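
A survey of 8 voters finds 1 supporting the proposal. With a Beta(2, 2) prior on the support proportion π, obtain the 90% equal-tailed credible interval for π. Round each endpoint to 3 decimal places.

Posterior: Beta(2+1, 2+7) = Beta(3, 9).
Equal-tailed 90% interval: the 0.05 and 0.95 quantiles of Beta(3, 9).
Posterior mean ≈ 0.250, SD ≈ 0.120; a Normal approximation gives roughly [0.052, 0.448].
Exact: F⁻¹(0.05) = 0.079; F⁻¹(0.95) = 0.470.

[0.079, 0.470]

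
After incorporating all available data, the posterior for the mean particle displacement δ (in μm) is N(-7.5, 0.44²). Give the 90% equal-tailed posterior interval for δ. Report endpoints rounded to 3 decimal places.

[-8.224, -6.776]

The posterior is symmetric, so the 90% equal-tailed interval is δ = -7.5 ± z·0.44 with z = 1.645.
Half-width: 1.645 × 0.44 = 0.724.
-7.5 − 0.724 = -8.224; -7.5 + 0.724 = -6.776.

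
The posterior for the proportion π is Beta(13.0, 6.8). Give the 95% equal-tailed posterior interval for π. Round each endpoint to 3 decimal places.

Posterior: Beta(13.0, 6.8).
Equal-tailed 95% interval: the 0.025 and 0.975 quantiles of Beta(13.0, 6.8).
Posterior mean ≈ 0.657, SD ≈ 0.104; a Normal approximation gives roughly [0.452, 0.861].
Exact: F⁻¹(0.025) = 0.440; F⁻¹(0.975) = 0.843.

[0.440, 0.843]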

*****

WHAT IS REQUIRED: Would you please repeat the entire listing above exactly?

WRITTEN ANSWER:
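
A survey of 8 voters finds 1 supporting the proposal. With a Beta(2, 2) prior on the support proportion π, obtain the 90% equal-tailed credible interval for π. Round each endpoint to 3 decimal places.

Posterior: Beta(2+1, 2+7) = Beta(3, 9).
Equal-tailed 90% interval: the 0.05 and 0.95 quantiles of Beta(3, 9).
Posterior mean ≈ 0.250, SD ≈ 0.120; a Normal approximation gives roughly [0.052, 0.448].
Exact: F⁻¹(0.05) = 0.079; F⁻¹(0.95) = 0.470.

[0.079, 0.470]

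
After incorporating all available data, the posterior for the mean particle displacement δ (in μm) is N(-7.5, 0.44²). Give the 90% equal-tailed posterior interval for δ. Report endpoints rounded to 3 decimal places.

[-8.224, -6.776]

The posterior is symmetric, so the 90% equal-tailed interval is δ = -7.5 ± z·0.44 with z = 1.645.
Half-width: 1.645 × 0.44 = 0.724.
-7.5 − 0.724 = -8.224; -7.5 + 0.724 = -6.776.

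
The posterior for the proportion π is Beta(13.0, 6.8). Give the 95% equal-tailed posterior interval for π. Round each endpoint to 3 decimal places.

Posterior: Beta(13.0, 6.8).
Equal-tailed 95% interval: the 0.025 and 0.975 quantiles of Beta(13.0, 6.8).
Posterior mean ≈ 0.657, SD ≈ 0.104; a Normal approximation gives roughly [0.452, 0.861].
Exact: F⁻¹(0.025) = 0.440; F⁻¹(0.975) = 0.843.

[0.440, 0.843]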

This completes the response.